**REQUIRED WORK**. Output all of the entries beneath, exactly as written.

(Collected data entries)
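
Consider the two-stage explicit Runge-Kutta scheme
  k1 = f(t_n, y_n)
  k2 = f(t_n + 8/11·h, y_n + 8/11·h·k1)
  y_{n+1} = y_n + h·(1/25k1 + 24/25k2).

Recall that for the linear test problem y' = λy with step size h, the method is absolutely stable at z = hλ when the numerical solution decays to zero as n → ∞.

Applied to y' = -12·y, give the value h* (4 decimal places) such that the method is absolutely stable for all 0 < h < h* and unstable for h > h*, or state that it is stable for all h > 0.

Set f=λy, z=hλ:
  k1=λy_n ⇒ h·k1=z·y_n;  k2=λ(1+8/11z)y_n ⇒ h·k2=z(1+8/11z)y_n
  y_{n+1}/y_n = 1 + 1/25z + 24/25z(1+8/11z) = 1 + z + 192/275z²
  ⇒ R(z) = 1 + z + 192/275z².

Find x<0 with |R(x)|<1.
x=-1.19: |R|=0.7987
R=1: x+192/275x²=0 ⇒ x=−275/192=-1.4323; min R=1−1/(4·192/275)=0.6419>−1
Confirm numerically:
  x=-1.308: |R|=0.88649 <1
  x=-1.160: |R|=0.77947 <1
  x=-0.935: |R|=0.67537 <1
  x=-0.694: |R|=0.64227 <1
  x=-1.707: |R|=1.32740 >1
  x=-1.558: |R|=1.13674 >1
So |R|<1 on (-1.4323, 0).

(-1.4323,0); λ=-12 ⇒ h* = (275/192)/12 = 0.1194.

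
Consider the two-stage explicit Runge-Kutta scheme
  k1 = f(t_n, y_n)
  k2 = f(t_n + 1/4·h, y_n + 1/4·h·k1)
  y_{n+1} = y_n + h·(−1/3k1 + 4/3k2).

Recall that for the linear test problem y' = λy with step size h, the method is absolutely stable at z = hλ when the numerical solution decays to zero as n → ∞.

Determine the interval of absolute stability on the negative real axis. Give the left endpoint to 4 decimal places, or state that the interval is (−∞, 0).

z∈(-3.0000,0).

On y'=λy, z=hλ:
  k1=λy_n ⇒ h·k1=z·y_n;  k2=λ(1+1/4z)y_n ⇒ h·k2=z(1+1/4z)y_n
  y_{n+1}/y_n = 1 − 1/3z + 4/3z(1+1/4z) = 1 + z + 1/3z²
  Hence R(z) = 1 + z + 1/3z².

Find x<0 with |R(x)|<1.
x=-1.62: |R|=0.2548
R=1: x+1/3x²=0 ⇒ x=−3=-3.0000; min R=1−1/(4·1/3)=0.2500>−1
Confirm numerically:
  x=-2.384: |R|=0.51049 <1
  x=-2.204: |R|=0.41521 <1
  x=-1.296: |R|=0.26387 <1
  x=-3.516: |R|=1.60475 >1
  x=-3.071: |R|=1.07268 >1
  x=-3.054: |R|=1.05497 >1
Interval (-3.0000, 0).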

**RESPONSE**.
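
Consider the two-stage explicit Runge-Kutta scheme
  k1 = f(t_n, y_n)
  k2 = f(t_n + 8/11·h, y_n + 8/11·h·k1)
  y_{n+1} = y_n + h·(1/25k1 + 24/25k2).

Recall that for the linear test problem y' = λy with step size h, the method is absolutely stable at z = hλ when the numerical solution decays to zero as n → ∞.

Applied to y' = -12·y, give the value h* (4 decimal places) such that the method is absolutely stable for all 0 < h < h* and unstable for h > h*, or state that it is stable for all h > 0.

Set f=λy, z=hλ:
  k1=λy_n ⇒ h·k1=z·y_n;  k2=λ(1+8/11z)y_n ⇒ h·k2=z(1+8/11z)y_n
  y_{n+1}/y_n = 1 + 1/25z + 24/25z(1+8/11z) = 1 + z + 192/275z²
  ⇒ R(z) = 1 + z + 192/275z².

Find x<0 with |R(x)|<1.
x=-1.19: |R|=0.7987
R=1: x+192/275x²=0 ⇒ x=−275/192=-1.4323; min R=1−1/(4·192/275)=0.6419>−1
Confirm numerically:
  x=-1.308: |R|=0.88649 <1
  x=-1.160: |R|=0.77947 <1
  x=-0.935: |R|=0.67537 <1
  x=-0.694: |R|=0.64227 <1
  x=-1.707: |R|=1.32740 >1
  x=-1.558: |R|=1.13674 >1
So |R|<1 on (-1.4323, 0).

(-1.4323,0); λ=-12 ⇒ h* = (275/192)/12 = 0.1194.

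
Consider the two-stage explicit Runge-Kutta scheme
  k1 = f(t_n, y_n)
  k2 = f(t_n + 1/4·h, y_n + 1/4·h·k1)
  y_{n+1} = y_n + h·(−1/3k1 + 4/3k2).

Recall that for the linear test problem y' = λy with step size h, the method is absolutely stable at z = hλ when the numerical solution decays to zero as n → ∞.

Determine the interval of absolute stability on the negative real axis. Give the left endpoint to 4 decimal places, or state that the interval is (−∞, 0).

z∈(-3.0000,0).

On y'=λy, z=hλ:
  k1=λy_n ⇒ h·k1=z·y_n;  k2=λ(1+1/4z)y_n ⇒ h·k2=z(1+1/4z)y_n
  y_{n+1}/y_n = 1 − 1/3z + 4/3z(1+1/4z) = 1 + z + 1/3z²
  Hence R(z) = 1 + z + 1/3z².

Find x<0 with |R(x)|<1.
x=-1.62: |R|=0.2548
R=1: x+1/3x²=0 ⇒ x=−3=-3.0000; min R=1−1/(4·1/3)=0.2500>−1
Confirm numerically:
  x=-2.384: |R|=0.51049 <1
  x=-2.204: |R|=0.41521 <1
  x=-1.296: |R|=0.26387 <1
  x=-3.516: |R|=1.60475 >1
  x=-3.071: |R|=1.07268 >1
  x=-3.054: |R|=1.05497 >1
Interval (-3.0000, 0).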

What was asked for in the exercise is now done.